Data entries:
- - - - - - -
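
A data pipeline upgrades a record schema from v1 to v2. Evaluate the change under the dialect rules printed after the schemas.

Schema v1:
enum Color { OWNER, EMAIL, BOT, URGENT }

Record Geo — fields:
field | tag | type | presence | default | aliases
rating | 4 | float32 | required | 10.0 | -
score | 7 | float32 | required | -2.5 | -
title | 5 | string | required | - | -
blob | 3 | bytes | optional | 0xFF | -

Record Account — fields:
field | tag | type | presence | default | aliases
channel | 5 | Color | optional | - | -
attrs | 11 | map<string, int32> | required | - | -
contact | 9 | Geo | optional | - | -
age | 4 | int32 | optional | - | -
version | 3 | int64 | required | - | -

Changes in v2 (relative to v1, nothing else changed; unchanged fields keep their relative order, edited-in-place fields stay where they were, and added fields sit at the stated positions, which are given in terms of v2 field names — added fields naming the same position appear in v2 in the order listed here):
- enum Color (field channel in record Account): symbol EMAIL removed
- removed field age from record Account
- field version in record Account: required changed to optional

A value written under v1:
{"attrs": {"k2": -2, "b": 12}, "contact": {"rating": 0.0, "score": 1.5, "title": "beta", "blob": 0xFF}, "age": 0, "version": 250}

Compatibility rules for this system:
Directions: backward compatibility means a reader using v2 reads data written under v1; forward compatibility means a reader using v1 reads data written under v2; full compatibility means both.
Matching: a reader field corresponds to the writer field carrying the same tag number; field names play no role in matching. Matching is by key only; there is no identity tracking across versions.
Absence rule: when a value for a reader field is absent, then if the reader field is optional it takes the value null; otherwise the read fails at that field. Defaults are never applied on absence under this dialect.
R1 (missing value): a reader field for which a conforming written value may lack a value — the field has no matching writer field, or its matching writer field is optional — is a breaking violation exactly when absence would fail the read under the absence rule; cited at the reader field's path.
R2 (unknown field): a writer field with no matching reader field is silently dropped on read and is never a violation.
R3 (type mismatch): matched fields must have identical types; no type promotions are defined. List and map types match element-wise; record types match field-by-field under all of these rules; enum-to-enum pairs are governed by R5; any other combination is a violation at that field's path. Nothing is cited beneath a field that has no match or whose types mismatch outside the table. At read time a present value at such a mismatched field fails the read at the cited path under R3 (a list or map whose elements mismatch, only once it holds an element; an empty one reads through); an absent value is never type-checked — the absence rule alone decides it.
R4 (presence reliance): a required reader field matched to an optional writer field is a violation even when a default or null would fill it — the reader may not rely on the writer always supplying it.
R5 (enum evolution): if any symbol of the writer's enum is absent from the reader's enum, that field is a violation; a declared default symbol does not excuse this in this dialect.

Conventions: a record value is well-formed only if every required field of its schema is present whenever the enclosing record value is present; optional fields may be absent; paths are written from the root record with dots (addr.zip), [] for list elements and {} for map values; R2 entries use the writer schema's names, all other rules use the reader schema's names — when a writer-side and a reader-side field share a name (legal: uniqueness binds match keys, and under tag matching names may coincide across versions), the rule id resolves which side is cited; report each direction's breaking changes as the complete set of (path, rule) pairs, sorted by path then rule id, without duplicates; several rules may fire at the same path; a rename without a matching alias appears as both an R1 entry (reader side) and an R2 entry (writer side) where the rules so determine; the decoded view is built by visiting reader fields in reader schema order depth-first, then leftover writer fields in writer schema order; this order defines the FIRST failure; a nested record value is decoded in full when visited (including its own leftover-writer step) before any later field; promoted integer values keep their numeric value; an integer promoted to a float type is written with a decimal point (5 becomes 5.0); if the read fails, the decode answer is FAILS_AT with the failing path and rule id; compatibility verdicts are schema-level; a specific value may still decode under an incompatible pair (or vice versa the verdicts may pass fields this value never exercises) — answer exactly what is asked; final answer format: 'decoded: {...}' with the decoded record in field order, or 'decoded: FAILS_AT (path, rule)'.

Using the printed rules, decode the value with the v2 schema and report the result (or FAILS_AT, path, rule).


decoded: {"channel": null, "attrs": {"k2": -2, "b": 12}, "contact": {"rating": 0.0, "score": 1.5, "title": "beta", "blob": 0xFF}, "version": 250}

the writer's type comes first in each Account pair
decode walk for Account under reader schema v2:
  channel := null (absent, optional -> null)
  attrs := {"k2": -2, "b": 12}
  contact.rating := 0.0
  contact.score := 1.5
  contact.title := "beta"
  contact.blob := 0xFF
  version := 250
  writer age: unknown -> dropped
  => decoded: {"channel": null, "attrs": {"k2": -2, "b": 12}, "contact": {"rating": 0.0, "score": 1.5, "title": "beta", "blob": 0xFF}, "version": 250}
the rest of the Account diff is inert for this question:
  enum Color (field channel in record Account): symbol EMAIL removed -> schema-level compatibility only; this Account value's decode is unchanged
  field version in record Account: required changed to optional -> schema-level compatibility only; this Account value's decode is unchanged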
- - - - - - -
YOUR GOAL: The records above are to be given again in full, exactly as written.

SOLUTION TO THIS EXERCISE:
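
A data pipeline upgrades a record schema from v1 to v2. Evaluate the change under the dialect rules printed after the schemas.

Schema v1:
enum Color { OWNER, EMAIL, BOT, URGENT }

Record Geo — fields:
field | tag | type | presence | default | aliases
rating | 4 | float32 | required | 10.0 | -
score | 7 | float32 | required | -2.5 | -
title | 5 | string | required | - | -
blob | 3 | bytes | optional | 0xFF | -

Record Account — fields:
field | tag | type | presence | default | aliases
channel | 5 | Color | optional | - | -
attrs | 11 | map<string, int32> | required | - | -
contact | 9 | Geo | optional | - | -
age | 4 | int32 | optional | - | -
version | 3 | int64 | required | - | -

Changes in v2 (relative to v1, nothing else changed; unchanged fields keep their relative order, edited-in-place fields stay where they were, and added fields sit at the stated positions, which are given in terms of v2 field names — added fields naming the same position appear in v2 in the order listed here):
- enum Color (field channel in record Account): symbol EMAIL removed
- removed field age from record Account
- field version in record Account: required changed to optional

A value written under v1:
{"attrs": {"k2": -2, "b": 12}, "contact": {"rating": 0.0, "score": 1.5, "title": "beta", "blob": 0xFF}, "age": 0, "version": 250}

Compatibility rules for this system:
Directions: backward compatibility means a reader using v2 reads data written under v1; forward compatibility means a reader using v1 reads data written under v2; full compatibility means both.
Matching: a reader field corresponds to the writer field carrying the same tag number; field names play no role in matching. Matching is by key only; there is no identity tracking across versions.
Absence rule: when a value for a reader field is absent, then if the reader field is optional it takes the value null; otherwise the read fails at that field. Defaults are never applied on absence under this dialect.
R1 (missing value): a reader field for which a conforming written value may lack a value — the field has no matching writer field, or its matching writer field is optional — is a breaking violation exactly when absence would fail the read under the absence rule; cited at the reader field's path.
R2 (unknown field): a writer field with no matching reader field is silently dropped on read and is never a violation.
R3 (type mismatch): matched fields must have identical types; no type promotions are defined. List and map types match element-wise; record types match field-by-field under all of these rules; enum-to-enum pairs are governed by R5; any other combination is a violation at that field's path. Nothing is cited beneath a field that has no match or whose types mismatch outside the table. At read time a present value at such a mismatched field fails the read at the cited path under R3 (a list or map whose elements mismatch, only once it holds an element; an empty one reads through); an absent value is never type-checked — the absence rule alone decides it.
R4 (presence reliance): a required reader field matched to an optional writer field is a violation even when a default or null would fill it — the reader may not rely on the writer always supplying it.
R5 (enum evolution): if any symbol of the writer's enum is absent from the reader's enum, that field is a violation; a declared default symbol does not excuse this in this dialect.

Conventions: a record value is well-formed only if every required field of its schema is present whenever the enclosing record value is present; optional fields may be absent; paths are written from the root record with dots (addr.zip), [] for list elements and {} for map values; R2 entries use the writer schema's names, all other rules use the reader schema's names — when a writer-side and a reader-side field share a name (legal: uniqueness binds match keys, and under tag matching names may coincide across versions), the rule id resolves which side is cited; report each direction's breaking changes as the complete set of (path, rule) pairs, sorted by path then rule id, without duplicates; several rules may fire at the same path; a rename without a matching alias appears as both an R1 entry (reader side) and an R2 entry (writer side) where the rules so determine; the decoded view is built by visiting reader fields in reader schema order depth-first, then leftover writer fields in writer schema order; this order defines the FIRST failure; a nested record value is decoded in full when visited (including its own leftover-writer step) before any later field; promoted integer values keep their numeric value; an integer promoted to a float type is written with a decimal point (5 becomes 5.0); if the read fails, the decode answer is FAILS_AT with the failing path and rule id; compatibility verdicts are schema-level; a specific value may still decode under an incompatible pair (or vice versa the verdicts may pass fields this value never exercises) — answer exactly what is asked; final answer format: 'decoded: {...}' with the decoded record in field order, or 'decoded: FAILS_AT (path, rule)'.

Using the printed rules, decode the value with the v2 schema and report the result (or FAILS_AT, path, rule).


decoded: {"channel": null, "attrs": {"k2": -2, "b": 12}, "contact": {"rating": 0.0, "score": 1.5, "title": "beta", "blob": 0xFF}, "version": 250}

the writer's type comes first in each Account pair
decode walk for Account under reader schema v2:
  channel := null (absent, optional -> null)
  attrs := {"k2": -2, "b": 12}
  contact.rating := 0.0
  contact.score := 1.5
  contact.title := "beta"
  contact.blob := 0xFF
  version := 250
  writer age: unknown -> dropped
  => decoded: {"channel": null, "attrs": {"k2": -2, "b": 12}, "contact": {"rating": 0.0, "score": 1.5, "title": "beta", "blob": 0xFF}, "version": 250}
the rest of the Account diff is inert for this question:
  enum Color (field channel in record Account): symbol EMAIL removed -> schema-level compatibility only; this Account value's decode is unchanged
  field version in record Account: required changed to optional -> schema-level compatibility only; this Account value's decode is unchanged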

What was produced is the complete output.